EXERCISE BRIEF: Retype the tail of the data exactly, starting at the line containing "A light turboprop" and stopping at the last line.

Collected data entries
────────────────
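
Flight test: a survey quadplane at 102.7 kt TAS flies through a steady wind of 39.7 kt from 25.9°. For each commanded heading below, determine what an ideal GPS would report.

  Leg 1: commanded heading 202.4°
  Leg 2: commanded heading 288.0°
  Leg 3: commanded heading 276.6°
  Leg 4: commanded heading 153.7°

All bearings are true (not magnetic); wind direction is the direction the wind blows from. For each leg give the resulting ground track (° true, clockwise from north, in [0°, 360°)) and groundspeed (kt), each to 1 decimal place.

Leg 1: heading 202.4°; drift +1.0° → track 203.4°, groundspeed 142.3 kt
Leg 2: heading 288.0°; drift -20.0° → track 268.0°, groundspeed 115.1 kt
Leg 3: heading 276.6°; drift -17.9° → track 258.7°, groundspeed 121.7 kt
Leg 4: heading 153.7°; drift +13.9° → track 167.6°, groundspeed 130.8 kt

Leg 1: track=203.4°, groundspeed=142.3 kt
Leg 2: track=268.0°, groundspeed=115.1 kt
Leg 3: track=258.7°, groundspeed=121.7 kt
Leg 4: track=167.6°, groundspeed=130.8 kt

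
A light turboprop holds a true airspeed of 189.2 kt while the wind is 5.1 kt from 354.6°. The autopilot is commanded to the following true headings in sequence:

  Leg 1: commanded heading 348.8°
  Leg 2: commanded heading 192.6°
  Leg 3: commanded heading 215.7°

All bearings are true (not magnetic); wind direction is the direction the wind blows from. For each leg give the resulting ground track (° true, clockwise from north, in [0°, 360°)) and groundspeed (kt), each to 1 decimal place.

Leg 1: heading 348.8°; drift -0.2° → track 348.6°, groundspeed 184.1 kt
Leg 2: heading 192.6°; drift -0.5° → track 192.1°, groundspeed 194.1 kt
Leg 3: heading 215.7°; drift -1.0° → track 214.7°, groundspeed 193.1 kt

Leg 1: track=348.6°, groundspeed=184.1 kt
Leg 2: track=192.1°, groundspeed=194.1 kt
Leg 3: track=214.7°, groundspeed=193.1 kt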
────────────────
EXPECTED OUTPUT:
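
A light turboprop holds a true airspeed of 189.2 kt while the wind is 5.1 kt from 354.6°. The autopilot is commanded to the following true headings in sequence:

  Leg 1: commanded heading 348.8°
  Leg 2: commanded heading 192.6°
  Leg 3: commanded heading 215.7°

All bearings are true (not magnetic); wind direction is the direction the wind blows from. For each leg give the resulting ground track (° true, clockwise from north, in [0°, 360°)) and groundspeed (kt), each to 1 decimal place.

Leg 1: heading 348.8°; drift -0.2° → track 348.6°, groundspeed 184.1 kt
Leg 2: heading 192.6°; drift -0.5° → track 192.1°, groundspeed 194.1 kt
Leg 3: heading 215.7°; drift -1.0° → track 214.7°, groundspeed 193.1 kt

Leg 1: track=348.6°, groundspeed=184.1 kt
Leg 2: track=192.1°, groundspeed=194.1 kt
Leg 3: track=214.7°, groundspeed=193.1 kt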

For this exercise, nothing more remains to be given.